EXERCISE INSTRUCTIONS: Each entry that follows should be retyped in full and exactly.

_ _ _ _

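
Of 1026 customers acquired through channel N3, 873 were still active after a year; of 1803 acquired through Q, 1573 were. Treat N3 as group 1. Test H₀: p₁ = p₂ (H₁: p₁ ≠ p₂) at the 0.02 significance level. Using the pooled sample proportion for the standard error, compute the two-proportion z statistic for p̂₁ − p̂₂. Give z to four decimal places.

p̂₁ = 873/1026 = 0.8508772, p̂₂ = 1573/1803 = 0.8724348.
Pooled p̂ = (873+1573)/(1026+1803) = 2446/2829 = 0.8646165.
SE = √(0.117055 × 0.00152929) = 0.0133795.
z = (0.8508772 − 0.8724348)/0.0133795 = -0.0215576/0.0133795 = -1.6112.
p-value = 2·P(Z > 1.611) ≈ 0.1071. With α = 0.02, fail to reject H₀.

z = -1.6112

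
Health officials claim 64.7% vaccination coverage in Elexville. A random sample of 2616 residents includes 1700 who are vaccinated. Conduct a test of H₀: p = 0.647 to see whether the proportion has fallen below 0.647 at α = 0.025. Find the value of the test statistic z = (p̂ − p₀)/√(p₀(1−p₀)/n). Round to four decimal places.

p̂ = 1700/2616 ≈ 0.649847.
Standard error under H₀: √(0.647×0.353/2616) = 0.009344.
z = (0.649847 − 0.647)/0.009344 = 0.002847/0.009344 = 0.3047.
p-value = P(Z < 0.305) ≈ 0.6197, so at α = 0.025 we fail to reject H₀.

z = 0.3047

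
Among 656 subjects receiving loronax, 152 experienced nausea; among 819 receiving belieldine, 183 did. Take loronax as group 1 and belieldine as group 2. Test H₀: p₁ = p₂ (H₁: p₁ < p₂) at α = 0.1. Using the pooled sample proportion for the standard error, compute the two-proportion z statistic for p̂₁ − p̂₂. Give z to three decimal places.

z = 0.376

p̂₁ = 152/656 = 0.231707, p̂₂ = 183/819 = 0.223443.
Pooled p̂ = (152+183)/(656+819) = 335/1475 = 0.227119.
SE = √(p̂(1−p̂)(1/n₁+1/n₂)) = √(0.227119·0.772881·0.00274539) = √(0.000481914) = 0.021953.
z = (0.231707 − 0.223443)/0.021953 = 0.008264/0.021953 = 0.376.
p-value = P(Z < 0.376) ≈ 0.6467; since p > α = 0.1, fail to reject H₀.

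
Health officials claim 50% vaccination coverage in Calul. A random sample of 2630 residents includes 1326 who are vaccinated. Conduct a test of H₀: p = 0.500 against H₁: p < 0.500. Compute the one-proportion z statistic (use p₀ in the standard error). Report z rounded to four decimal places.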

_ _ _ _

RESPONSE BELOW:
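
Of 1026 customers acquired through channel N3, 873 were still active after a year; of 1803 acquired through Q, 1573 were. Treat N3 as group 1. Test H₀: p₁ = p₂ (H₁: p₁ ≠ p₂) at the 0.02 significance level. Using the pooled sample proportion for the standard error, compute the two-proportion z statistic for p̂₁ − p̂₂. Give z to four decimal places.

p̂₁ = 873/1026 = 0.8508772, p̂₂ = 1573/1803 = 0.8724348.
Pooled p̂ = (873+1573)/(1026+1803) = 2446/2829 = 0.8646165.
SE = √(0.117055 × 0.00152929) = 0.0133795.
z = (0.8508772 − 0.8724348)/0.0133795 = -0.0215576/0.0133795 = -1.6112.
p-value = 2·P(Z > 1.611) ≈ 0.1071. With α = 0.02, fail to reject H₀.

z = -1.6112

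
Health officials claim 64.7% vaccination coverage in Elexville. A random sample of 2616 residents includes 1700 who are vaccinated. Conduct a test of H₀: p = 0.647 to see whether the proportion has fallen below 0.647 at α = 0.025. Find the value of the test statistic z = (p̂ − p₀)/√(p₀(1−p₀)/n). Round to four decimal places.

p̂ = 1700/2616 ≈ 0.649847.
Standard error under H₀: √(0.647×0.353/2616) = 0.009344.
z = (0.649847 − 0.647)/0.009344 = 0.002847/0.009344 = 0.3047.
p-value = P(Z < 0.305) ≈ 0.6197, so at α = 0.025 we fail to reject H₀.

z = 0.3047

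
Among 656 subjects receiving loronax, 152 experienced nausea; among 819 receiving belieldine, 183 did. Take loronax as group 1 and belieldine as group 2. Test H₀: p₁ = p₂ (H₁: p₁ < p₂) at α = 0.1. Using the pooled sample proportion for the standard error, compute the two-proportion z statistic for p̂₁ − p̂₂. Give z to three decimal places.

z = 0.376

p̂₁ = 152/656 = 0.231707, p̂₂ = 183/819 = 0.223443.
Pooled p̂ = (152+183)/(656+819) = 335/1475 = 0.227119.
SE = √(p̂(1−p̂)(1/n₁+1/n₂)) = √(0.227119·0.772881·0.00274539) = √(0.000481914) = 0.021953.
z = (0.231707 − 0.223443)/0.021953 = 0.008264/0.021953 = 0.376.
p-value = P(Z < 0.376) ≈ 0.6467; since p > α = 0.1, fail to reject H₀.

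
Health officials claim 50% vaccination coverage in Calul. A random sample of 2630 residents includes 1326 who are vaccinated. Conduct a test of H₀: p = 0.500 against H₁: p < 0.500. Compute the one-proportion z statistic (use p₀ in the standard error). Report z rounded to four decimal places.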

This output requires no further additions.